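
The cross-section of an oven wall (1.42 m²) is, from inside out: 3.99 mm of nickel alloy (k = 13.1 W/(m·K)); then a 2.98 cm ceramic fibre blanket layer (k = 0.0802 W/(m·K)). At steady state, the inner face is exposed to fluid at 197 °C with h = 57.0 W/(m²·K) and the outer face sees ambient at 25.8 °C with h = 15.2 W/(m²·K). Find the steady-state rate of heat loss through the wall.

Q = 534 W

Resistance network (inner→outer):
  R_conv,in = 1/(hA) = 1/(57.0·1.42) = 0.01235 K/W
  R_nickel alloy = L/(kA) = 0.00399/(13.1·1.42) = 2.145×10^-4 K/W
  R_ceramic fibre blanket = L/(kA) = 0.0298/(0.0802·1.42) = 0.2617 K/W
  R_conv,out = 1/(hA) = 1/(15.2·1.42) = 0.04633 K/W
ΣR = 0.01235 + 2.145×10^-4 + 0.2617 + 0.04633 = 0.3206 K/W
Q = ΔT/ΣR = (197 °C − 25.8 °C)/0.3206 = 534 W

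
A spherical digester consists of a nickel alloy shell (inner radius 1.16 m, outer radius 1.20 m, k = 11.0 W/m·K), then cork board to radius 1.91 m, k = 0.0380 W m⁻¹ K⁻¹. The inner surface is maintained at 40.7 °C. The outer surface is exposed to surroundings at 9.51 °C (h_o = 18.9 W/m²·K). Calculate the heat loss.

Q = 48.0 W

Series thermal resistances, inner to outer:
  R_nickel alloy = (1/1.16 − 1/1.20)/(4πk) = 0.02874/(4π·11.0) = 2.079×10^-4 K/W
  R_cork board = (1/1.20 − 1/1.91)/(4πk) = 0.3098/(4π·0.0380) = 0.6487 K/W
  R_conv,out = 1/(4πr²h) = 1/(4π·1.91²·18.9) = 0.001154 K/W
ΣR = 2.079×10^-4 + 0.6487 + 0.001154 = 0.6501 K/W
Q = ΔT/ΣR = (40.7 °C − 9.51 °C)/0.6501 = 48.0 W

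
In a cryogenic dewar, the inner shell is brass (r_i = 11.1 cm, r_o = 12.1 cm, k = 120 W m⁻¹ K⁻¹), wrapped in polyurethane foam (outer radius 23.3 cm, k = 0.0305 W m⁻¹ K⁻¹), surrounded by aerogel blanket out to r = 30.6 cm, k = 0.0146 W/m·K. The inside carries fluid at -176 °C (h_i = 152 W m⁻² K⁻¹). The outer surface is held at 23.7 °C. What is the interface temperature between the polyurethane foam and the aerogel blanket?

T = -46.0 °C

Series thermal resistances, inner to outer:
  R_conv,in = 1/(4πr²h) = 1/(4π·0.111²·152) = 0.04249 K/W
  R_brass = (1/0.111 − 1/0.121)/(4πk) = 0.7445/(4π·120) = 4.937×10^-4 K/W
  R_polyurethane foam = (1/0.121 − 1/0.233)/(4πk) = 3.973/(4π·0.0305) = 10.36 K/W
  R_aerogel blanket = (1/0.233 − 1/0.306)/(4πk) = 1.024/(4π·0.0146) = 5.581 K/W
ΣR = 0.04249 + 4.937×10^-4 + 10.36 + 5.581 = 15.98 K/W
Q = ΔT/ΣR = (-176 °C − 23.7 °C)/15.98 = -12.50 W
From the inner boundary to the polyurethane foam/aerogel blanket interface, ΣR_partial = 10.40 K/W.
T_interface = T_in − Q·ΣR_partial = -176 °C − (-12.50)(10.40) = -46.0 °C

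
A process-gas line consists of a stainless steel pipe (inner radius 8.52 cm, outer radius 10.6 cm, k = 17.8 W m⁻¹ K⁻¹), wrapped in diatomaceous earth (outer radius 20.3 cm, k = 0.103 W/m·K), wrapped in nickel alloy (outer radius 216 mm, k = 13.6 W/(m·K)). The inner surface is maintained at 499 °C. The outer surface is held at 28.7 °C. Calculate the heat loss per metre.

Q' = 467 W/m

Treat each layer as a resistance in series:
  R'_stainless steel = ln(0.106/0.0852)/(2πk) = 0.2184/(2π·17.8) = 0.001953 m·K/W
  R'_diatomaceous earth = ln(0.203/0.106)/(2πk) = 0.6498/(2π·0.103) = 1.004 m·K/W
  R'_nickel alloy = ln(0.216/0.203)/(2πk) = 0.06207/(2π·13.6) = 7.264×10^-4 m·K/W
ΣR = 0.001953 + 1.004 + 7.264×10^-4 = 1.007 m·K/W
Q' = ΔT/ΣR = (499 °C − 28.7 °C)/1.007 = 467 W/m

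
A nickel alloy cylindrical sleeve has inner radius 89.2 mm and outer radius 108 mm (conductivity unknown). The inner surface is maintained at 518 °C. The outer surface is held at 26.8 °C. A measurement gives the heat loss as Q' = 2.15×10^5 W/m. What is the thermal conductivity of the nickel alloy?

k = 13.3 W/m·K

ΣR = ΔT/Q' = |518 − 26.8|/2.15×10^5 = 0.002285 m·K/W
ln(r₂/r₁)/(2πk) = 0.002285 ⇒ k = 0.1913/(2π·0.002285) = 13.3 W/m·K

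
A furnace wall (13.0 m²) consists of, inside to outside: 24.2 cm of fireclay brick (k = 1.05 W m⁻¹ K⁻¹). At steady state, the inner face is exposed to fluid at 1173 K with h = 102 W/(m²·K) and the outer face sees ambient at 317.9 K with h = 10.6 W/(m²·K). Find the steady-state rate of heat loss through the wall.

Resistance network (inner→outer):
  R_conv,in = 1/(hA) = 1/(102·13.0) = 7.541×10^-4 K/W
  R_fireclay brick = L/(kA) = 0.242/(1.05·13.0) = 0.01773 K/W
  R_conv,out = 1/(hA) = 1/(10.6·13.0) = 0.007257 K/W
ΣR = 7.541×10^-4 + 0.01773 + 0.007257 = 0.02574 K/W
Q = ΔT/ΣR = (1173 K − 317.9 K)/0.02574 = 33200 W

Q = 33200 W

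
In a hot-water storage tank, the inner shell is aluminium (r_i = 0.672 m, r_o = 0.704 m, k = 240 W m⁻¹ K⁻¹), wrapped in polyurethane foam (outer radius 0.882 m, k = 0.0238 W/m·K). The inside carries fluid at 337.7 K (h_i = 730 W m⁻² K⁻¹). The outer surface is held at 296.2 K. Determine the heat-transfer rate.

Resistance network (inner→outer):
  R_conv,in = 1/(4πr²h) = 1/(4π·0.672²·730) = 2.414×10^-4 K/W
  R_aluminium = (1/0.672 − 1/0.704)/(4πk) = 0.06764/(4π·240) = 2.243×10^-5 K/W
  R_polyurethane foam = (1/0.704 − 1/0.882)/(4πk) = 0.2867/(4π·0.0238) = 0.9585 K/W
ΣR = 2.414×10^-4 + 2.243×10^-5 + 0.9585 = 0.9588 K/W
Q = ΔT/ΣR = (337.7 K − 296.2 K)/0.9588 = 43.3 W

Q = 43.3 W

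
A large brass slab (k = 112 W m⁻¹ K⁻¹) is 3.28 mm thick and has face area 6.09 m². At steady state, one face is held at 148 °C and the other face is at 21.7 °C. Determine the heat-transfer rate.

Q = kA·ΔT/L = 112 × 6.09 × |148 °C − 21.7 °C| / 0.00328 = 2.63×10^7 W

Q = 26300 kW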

********

For each entry above, write out an exact copy.

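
The cross-section of an oven wall (1.42 m²) is, from inside out: 3.99 mm of nickel alloy (k = 13.1 W/(m·K)); then a 2.98 cm ceramic fibre blanket layer (k = 0.0802 W/(m·K)). At steady state, the inner face is exposed to fluid at 197 °C with h = 57.0 W/(m²·K) and the outer face sees ambient at 25.8 °C with h = 15.2 W/(m²·K). Find the steady-state rate of heat loss through the wall.

Q = 534 W

Resistance network (inner→outer):
  R_conv,in = 1/(hA) = 1/(57.0·1.42) = 0.01235 K/W
  R_nickel alloy = L/(kA) = 0.00399/(13.1·1.42) = 2.145×10^-4 K/W
  R_ceramic fibre blanket = L/(kA) = 0.0298/(0.0802·1.42) = 0.2617 K/W
  R_conv,out = 1/(hA) = 1/(15.2·1.42) = 0.04633 K/W
ΣR = 0.01235 + 2.145×10^-4 + 0.2617 + 0.04633 = 0.3206 K/W
Q = ΔT/ΣR = (197 °C − 25.8 °C)/0.3206 = 534 W

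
A spherical digester consists of a nickel alloy shell (inner radius 1.16 m, outer radius 1.20 m, k = 11.0 W/m·K), then cork board to radius 1.91 m, k = 0.0380 W m⁻¹ K⁻¹. The inner surface is maintained at 40.7 °C. The outer surface is exposed to surroundings at 9.51 °C (h_o = 18.9 W/m²·K). Calculate the heat loss.

Q = 48.0 W

Series thermal resistances, inner to outer:
  R_nickel alloy = (1/1.16 − 1/1.20)/(4πk) = 0.02874/(4π·11.0) = 2.079×10^-4 K/W
  R_cork board = (1/1.20 − 1/1.91)/(4πk) = 0.3098/(4π·0.0380) = 0.6487 K/W
  R_conv,out = 1/(4πr²h) = 1/(4π·1.91²·18.9) = 0.001154 K/W
ΣR = 2.079×10^-4 + 0.6487 + 0.001154 = 0.6501 K/W
Q = ΔT/ΣR = (40.7 °C − 9.51 °C)/0.6501 = 48.0 W

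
In a cryogenic dewar, the inner shell is brass (r_i = 11.1 cm, r_o = 12.1 cm, k = 120 W m⁻¹ K⁻¹), wrapped in polyurethane foam (outer radius 23.3 cm, k = 0.0305 W m⁻¹ K⁻¹), surrounded by aerogel blanket out to r = 30.6 cm, k = 0.0146 W/m·K. The inside carries fluid at -176 °C (h_i = 152 W m⁻² K⁻¹). The outer surface is held at 23.7 °C. What is the interface temperature between the polyurethane foam and the aerogel blanket?

T = -46.0 °C

Series thermal resistances, inner to outer:
  R_conv,in = 1/(4πr²h) = 1/(4π·0.111²·152) = 0.04249 K/W
  R_brass = (1/0.111 − 1/0.121)/(4πk) = 0.7445/(4π·120) = 4.937×10^-4 K/W
  R_polyurethane foam = (1/0.121 − 1/0.233)/(4πk) = 3.973/(4π·0.0305) = 10.36 K/W
  R_aerogel blanket = (1/0.233 − 1/0.306)/(4πk) = 1.024/(4π·0.0146) = 5.581 K/W
ΣR = 0.04249 + 4.937×10^-4 + 10.36 + 5.581 = 15.98 K/W
Q = ΔT/ΣR = (-176 °C − 23.7 °C)/15.98 = -12.50 W
From the inner boundary to the polyurethane foam/aerogel blanket interface, ΣR_partial = 10.40 K/W.
T_interface = T_in − Q·ΣR_partial = -176 °C − (-12.50)(10.40) = -46.0 °C

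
A process-gas line consists of a stainless steel pipe (inner radius 8.52 cm, outer radius 10.6 cm, k = 17.8 W m⁻¹ K⁻¹), wrapped in diatomaceous earth (outer radius 20.3 cm, k = 0.103 W/m·K), wrapped in nickel alloy (outer radius 216 mm, k = 13.6 W/(m·K)). The inner surface is maintained at 499 °C. The outer surface is held at 28.7 °C. Calculate the heat loss per metre.

Q' = 467 W/m

Treat each layer as a resistance in series:
  R'_stainless steel = ln(0.106/0.0852)/(2πk) = 0.2184/(2π·17.8) = 0.001953 m·K/W
  R'_diatomaceous earth = ln(0.203/0.106)/(2πk) = 0.6498/(2π·0.103) = 1.004 m·K/W
  R'_nickel alloy = ln(0.216/0.203)/(2πk) = 0.06207/(2π·13.6) = 7.264×10^-4 m·K/W
ΣR = 0.001953 + 1.004 + 7.264×10^-4 = 1.007 m·K/W
Q' = ΔT/ΣR = (499 °C − 28.7 °C)/1.007 = 467 W/m

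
A nickel alloy cylindrical sleeve has inner radius 89.2 mm and outer radius 108 mm (conductivity unknown). The inner surface is maintained at 518 °C. The outer surface is held at 26.8 °C. A measurement gives the heat loss as Q' = 2.15×10^5 W/m. What is the thermal conductivity of the nickel alloy?

k = 13.3 W/m·K

ΣR = ΔT/Q' = |518 − 26.8|/2.15×10^5 = 0.002285 m·K/W
ln(r₂/r₁)/(2πk) = 0.002285 ⇒ k = 0.1913/(2π·0.002285) = 13.3 W/m·K

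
A furnace wall (13.0 m²) consists of, inside to outside: 24.2 cm of fireclay brick (k = 1.05 W m⁻¹ K⁻¹). At steady state, the inner face is exposed to fluid at 1173 K with h = 102 W/(m²·K) and the outer face sees ambient at 317.9 K with h = 10.6 W/(m²·K). Find the steady-state rate of heat loss through the wall.

Resistance network (inner→outer):
  R_conv,in = 1/(hA) = 1/(102·13.0) = 7.541×10^-4 K/W
  R_fireclay brick = L/(kA) = 0.242/(1.05·13.0) = 0.01773 K/W
  R_conv,out = 1/(hA) = 1/(10.6·13.0) = 0.007257 K/W
ΣR = 7.541×10^-4 + 0.01773 + 0.007257 = 0.02574 K/W
Q = ΔT/ΣR = (1173 K − 317.9 K)/0.02574 = 33200 W

Q = 33200 W

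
In a hot-water storage tank, the inner shell is aluminium (r_i = 0.672 m, r_o = 0.704 m, k = 240 W m⁻¹ K⁻¹), wrapped in polyurethane foam (outer radius 0.882 m, k = 0.0238 W/m·K). The inside carries fluid at 337.7 K (h_i = 730 W m⁻² K⁻¹). The outer surface is held at 296.2 K. Determine the heat-transfer rate.

Resistance network (inner→outer):
  R_conv,in = 1/(4πr²h) = 1/(4π·0.672²·730) = 2.414×10^-4 K/W
  R_aluminium = (1/0.672 − 1/0.704)/(4πk) = 0.06764/(4π·240) = 2.243×10^-5 K/W
  R_polyurethane foam = (1/0.704 − 1/0.882)/(4πk) = 0.2867/(4π·0.0238) = 0.9585 K/W
ΣR = 2.414×10^-4 + 2.243×10^-5 + 0.9585 = 0.9588 K/W
Q = ΔT/ΣR = (337.7 K − 296.2 K)/0.9588 = 43.3 W

Q = 43.3 W

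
A large brass slab (k = 112 W m⁻¹ K⁻¹) is 3.28 mm thick and has face area 6.09 m². At steady state, one face is held at 148 °C and the other face is at 21.7 °C. Determine the heat-transfer rate.

Q = kA·ΔT/L = 112 × 6.09 × |148 °C − 21.7 °C| / 0.00328 = 2.63×10^7 W

Q = 26300 kW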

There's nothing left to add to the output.